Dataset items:
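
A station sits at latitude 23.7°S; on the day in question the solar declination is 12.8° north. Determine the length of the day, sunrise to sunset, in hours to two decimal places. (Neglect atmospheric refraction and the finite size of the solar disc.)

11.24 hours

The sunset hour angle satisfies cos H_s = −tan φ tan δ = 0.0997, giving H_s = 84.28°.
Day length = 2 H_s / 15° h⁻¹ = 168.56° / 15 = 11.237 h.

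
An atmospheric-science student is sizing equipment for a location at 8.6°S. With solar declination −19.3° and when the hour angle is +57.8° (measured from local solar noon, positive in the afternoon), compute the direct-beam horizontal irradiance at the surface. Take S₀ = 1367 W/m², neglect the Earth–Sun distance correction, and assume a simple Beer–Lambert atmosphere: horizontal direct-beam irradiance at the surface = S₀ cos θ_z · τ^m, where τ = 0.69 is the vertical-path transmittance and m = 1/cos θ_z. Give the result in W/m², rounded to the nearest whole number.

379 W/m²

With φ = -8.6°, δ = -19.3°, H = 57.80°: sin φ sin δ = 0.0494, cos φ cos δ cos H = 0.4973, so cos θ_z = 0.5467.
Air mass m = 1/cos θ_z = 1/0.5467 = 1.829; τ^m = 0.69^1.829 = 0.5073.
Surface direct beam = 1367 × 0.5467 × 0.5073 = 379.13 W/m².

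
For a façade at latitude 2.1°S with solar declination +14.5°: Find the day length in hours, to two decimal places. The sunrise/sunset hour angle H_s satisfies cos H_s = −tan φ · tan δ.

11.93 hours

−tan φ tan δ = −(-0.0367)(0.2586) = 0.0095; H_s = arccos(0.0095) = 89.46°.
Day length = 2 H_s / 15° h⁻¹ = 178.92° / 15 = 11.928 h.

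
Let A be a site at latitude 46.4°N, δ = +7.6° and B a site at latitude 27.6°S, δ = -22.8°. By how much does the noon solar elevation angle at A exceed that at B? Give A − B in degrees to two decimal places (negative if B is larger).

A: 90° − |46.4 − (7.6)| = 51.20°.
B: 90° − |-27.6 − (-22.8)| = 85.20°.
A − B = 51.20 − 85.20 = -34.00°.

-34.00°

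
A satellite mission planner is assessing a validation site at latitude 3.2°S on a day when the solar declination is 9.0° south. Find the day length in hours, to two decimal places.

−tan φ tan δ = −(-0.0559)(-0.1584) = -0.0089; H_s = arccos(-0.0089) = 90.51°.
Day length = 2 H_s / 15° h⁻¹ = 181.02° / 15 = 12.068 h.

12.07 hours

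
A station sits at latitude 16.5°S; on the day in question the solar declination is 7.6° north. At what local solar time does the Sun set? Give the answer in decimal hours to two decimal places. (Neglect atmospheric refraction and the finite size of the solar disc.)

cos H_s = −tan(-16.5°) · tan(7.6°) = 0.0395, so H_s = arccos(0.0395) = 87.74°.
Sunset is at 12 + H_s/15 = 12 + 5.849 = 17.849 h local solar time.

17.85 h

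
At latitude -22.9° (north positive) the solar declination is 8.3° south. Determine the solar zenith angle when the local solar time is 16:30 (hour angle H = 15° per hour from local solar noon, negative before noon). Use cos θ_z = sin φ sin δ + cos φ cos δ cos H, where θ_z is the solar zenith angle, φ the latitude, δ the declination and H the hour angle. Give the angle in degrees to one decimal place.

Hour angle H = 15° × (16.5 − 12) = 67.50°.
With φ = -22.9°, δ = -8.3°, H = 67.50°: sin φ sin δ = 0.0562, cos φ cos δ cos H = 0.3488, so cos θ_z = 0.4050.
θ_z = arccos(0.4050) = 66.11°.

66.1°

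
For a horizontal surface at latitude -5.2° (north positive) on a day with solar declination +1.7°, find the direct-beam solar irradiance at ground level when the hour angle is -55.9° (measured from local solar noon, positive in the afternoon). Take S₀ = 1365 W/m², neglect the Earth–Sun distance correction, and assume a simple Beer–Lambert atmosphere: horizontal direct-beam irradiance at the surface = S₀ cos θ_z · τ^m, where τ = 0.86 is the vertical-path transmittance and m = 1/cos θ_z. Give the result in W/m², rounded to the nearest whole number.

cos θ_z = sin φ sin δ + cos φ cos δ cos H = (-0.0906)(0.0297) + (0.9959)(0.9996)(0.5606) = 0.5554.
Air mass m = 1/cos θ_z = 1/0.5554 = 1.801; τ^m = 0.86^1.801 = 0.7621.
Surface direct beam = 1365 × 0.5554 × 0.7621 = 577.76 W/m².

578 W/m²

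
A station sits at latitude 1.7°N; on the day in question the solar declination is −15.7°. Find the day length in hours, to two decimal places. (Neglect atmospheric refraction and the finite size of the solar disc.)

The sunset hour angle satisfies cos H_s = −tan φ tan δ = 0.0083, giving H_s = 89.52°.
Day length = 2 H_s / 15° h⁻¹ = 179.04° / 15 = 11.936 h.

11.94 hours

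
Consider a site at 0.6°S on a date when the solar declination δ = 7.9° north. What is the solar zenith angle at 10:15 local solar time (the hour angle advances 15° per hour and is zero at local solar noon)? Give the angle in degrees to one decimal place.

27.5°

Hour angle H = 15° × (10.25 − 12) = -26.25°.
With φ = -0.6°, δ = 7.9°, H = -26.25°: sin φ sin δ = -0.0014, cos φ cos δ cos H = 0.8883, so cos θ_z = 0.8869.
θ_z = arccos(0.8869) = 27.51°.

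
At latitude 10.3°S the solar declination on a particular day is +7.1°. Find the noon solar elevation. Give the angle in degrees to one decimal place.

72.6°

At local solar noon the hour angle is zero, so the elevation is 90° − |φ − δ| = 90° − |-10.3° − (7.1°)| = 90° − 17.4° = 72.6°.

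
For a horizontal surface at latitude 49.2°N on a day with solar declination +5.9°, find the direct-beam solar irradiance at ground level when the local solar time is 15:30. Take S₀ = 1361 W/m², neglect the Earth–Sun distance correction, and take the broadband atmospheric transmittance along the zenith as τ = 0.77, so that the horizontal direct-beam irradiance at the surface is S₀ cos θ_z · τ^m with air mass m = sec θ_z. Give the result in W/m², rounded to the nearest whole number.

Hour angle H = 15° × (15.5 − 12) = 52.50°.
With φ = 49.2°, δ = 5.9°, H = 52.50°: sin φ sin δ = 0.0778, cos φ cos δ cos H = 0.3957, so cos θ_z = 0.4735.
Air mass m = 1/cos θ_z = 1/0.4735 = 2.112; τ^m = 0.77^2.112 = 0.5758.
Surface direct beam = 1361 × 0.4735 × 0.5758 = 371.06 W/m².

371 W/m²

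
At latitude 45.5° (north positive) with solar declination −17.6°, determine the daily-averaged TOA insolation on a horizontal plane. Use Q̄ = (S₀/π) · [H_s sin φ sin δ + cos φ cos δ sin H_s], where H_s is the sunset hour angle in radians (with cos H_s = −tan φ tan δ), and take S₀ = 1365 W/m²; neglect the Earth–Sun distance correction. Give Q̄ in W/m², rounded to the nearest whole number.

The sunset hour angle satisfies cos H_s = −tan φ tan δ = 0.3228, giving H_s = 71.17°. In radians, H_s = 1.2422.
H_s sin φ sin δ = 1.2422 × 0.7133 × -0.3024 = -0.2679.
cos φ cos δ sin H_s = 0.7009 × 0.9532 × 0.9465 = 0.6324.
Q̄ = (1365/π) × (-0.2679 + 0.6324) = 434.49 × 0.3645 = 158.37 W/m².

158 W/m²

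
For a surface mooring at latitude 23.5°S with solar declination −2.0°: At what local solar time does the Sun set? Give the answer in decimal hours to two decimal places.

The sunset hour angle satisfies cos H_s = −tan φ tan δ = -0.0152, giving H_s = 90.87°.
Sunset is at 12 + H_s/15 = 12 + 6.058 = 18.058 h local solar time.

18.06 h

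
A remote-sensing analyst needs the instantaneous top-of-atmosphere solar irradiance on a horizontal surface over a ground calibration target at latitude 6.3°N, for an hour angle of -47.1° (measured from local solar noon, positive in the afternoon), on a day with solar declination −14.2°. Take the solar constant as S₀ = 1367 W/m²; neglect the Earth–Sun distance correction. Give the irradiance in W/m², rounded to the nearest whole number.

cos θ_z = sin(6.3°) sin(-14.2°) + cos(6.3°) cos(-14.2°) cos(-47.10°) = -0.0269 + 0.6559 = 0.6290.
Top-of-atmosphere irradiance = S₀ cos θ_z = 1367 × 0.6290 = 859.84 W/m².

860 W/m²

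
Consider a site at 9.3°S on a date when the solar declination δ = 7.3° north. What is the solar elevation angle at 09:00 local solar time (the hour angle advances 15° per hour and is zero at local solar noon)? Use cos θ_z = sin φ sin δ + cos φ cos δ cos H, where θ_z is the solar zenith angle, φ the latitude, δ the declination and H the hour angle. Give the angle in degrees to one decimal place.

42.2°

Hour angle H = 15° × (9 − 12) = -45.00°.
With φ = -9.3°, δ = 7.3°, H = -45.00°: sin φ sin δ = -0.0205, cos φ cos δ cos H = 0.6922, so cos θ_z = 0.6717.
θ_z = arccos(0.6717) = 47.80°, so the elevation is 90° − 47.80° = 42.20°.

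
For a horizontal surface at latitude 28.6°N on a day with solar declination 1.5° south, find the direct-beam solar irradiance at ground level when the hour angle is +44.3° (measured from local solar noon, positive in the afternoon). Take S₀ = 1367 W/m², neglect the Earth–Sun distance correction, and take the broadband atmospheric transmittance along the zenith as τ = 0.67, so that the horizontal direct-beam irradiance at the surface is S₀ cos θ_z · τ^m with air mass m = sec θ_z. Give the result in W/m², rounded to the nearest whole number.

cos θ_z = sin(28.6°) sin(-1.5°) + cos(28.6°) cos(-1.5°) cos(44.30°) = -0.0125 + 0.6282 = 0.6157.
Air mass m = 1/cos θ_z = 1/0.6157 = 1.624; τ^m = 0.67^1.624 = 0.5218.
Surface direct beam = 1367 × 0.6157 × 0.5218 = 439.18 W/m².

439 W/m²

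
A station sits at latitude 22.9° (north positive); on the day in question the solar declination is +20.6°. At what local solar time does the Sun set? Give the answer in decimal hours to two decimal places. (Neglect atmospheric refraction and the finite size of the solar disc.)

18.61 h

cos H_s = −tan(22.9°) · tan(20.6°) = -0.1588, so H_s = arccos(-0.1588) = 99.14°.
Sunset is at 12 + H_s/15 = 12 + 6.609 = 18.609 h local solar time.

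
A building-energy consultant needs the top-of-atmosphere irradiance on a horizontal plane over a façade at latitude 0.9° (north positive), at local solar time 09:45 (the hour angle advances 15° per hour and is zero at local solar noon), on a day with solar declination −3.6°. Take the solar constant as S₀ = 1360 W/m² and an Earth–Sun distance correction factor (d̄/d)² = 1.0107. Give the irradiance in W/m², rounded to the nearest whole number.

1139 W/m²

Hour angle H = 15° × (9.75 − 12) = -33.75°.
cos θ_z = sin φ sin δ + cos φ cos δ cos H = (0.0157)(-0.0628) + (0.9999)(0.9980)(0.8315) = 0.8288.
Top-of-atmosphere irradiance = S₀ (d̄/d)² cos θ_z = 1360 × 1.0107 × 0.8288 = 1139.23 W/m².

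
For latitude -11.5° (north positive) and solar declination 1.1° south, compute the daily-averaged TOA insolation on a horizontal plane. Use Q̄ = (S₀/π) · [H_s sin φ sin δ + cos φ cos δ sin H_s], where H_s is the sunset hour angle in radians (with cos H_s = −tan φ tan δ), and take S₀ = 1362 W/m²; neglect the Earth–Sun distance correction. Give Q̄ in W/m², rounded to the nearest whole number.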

Aim of the task:
Produce an exact copy of each line from the one holding "A building-energy consultant" through the last line of the records, both included, and nothing more.

Exercise output:
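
A building-energy consultant needs the top-of-atmosphere irradiance on a horizontal plane over a façade at latitude 0.9° (north positive), at local solar time 09:45 (the hour angle advances 15° per hour and is zero at local solar noon), on a day with solar declination −3.6°. Take the solar constant as S₀ = 1360 W/m² and an Earth–Sun distance correction factor (d̄/d)² = 1.0107. Give the irradiance in W/m², rounded to the nearest whole number.

1139 W/m²

Hour angle H = 15° × (9.75 − 12) = -33.75°.
cos θ_z = sin φ sin δ + cos φ cos δ cos H = (0.0157)(-0.0628) + (0.9999)(0.9980)(0.8315) = 0.8288.
Top-of-atmosphere irradiance = S₀ (d̄/d)² cos θ_z = 1360 × 1.0107 × 0.8288 = 1139.23 W/m².

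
For latitude -11.5° (north positive) and solar declination 1.1° south, compute the daily-averaged TOA insolation on a horizontal plane. Use Q̄ = (S₀/π) · [H_s sin φ sin δ + cos φ cos δ sin H_s], where H_s is the sunset hour angle in radians (with cos H_s = −tan φ tan δ), and take S₀ = 1362 W/m²; neglect the Earth–Sun distance correction. Give Q̄ in W/m², rounded to the nearest whole number.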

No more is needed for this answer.